> _EXERCISE AIM_: Find the line in the entries below that contains "A training set". Repeat it exactly, and every line after it through the line that contains "- 27 of the".
───── STORED DATA
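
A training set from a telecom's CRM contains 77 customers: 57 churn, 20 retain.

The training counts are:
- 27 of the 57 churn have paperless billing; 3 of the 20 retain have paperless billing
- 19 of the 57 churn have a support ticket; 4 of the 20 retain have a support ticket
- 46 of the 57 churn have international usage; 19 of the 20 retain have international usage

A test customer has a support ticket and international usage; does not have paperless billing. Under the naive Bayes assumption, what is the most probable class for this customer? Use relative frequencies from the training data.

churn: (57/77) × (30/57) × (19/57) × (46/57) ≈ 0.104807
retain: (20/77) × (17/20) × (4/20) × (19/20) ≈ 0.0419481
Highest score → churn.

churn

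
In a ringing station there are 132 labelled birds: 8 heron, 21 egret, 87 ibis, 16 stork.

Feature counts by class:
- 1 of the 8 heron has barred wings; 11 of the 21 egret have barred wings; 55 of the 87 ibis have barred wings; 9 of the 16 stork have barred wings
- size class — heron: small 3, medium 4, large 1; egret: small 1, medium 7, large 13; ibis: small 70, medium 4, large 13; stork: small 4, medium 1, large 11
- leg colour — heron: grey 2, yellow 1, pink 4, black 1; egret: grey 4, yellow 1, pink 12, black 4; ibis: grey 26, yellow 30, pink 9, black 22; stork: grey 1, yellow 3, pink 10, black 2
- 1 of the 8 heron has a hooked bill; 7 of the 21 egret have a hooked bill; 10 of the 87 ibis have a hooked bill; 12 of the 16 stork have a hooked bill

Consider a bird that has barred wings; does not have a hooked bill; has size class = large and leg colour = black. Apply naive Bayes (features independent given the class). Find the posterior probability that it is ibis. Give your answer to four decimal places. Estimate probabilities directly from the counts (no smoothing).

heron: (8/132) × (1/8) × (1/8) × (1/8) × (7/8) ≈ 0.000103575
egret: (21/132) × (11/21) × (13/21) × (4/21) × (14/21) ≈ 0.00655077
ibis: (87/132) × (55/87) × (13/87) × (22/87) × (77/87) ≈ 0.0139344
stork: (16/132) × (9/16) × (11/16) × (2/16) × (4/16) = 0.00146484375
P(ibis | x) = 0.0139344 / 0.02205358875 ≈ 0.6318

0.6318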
──────────
───── STORED DATA
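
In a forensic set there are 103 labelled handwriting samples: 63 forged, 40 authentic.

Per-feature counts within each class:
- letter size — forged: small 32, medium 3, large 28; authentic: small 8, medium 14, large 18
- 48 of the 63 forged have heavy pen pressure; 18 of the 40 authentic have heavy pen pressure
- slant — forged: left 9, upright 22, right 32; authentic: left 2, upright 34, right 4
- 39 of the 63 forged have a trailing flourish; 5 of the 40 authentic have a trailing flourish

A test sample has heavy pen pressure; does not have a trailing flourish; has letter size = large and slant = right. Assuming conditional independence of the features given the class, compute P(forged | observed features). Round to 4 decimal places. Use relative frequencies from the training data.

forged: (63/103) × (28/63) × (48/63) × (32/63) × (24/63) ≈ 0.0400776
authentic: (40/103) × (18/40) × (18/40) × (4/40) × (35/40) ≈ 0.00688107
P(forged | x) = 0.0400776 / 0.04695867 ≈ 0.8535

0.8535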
──────────
> _RESPONSE TO THIS TASK_:
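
A training set from a telecom's CRM contains 77 customers: 57 churn, 20 retain.

The training counts are:
- 27 of the 57 churn have paperless billing; 3 of the 20 retain have paperless billing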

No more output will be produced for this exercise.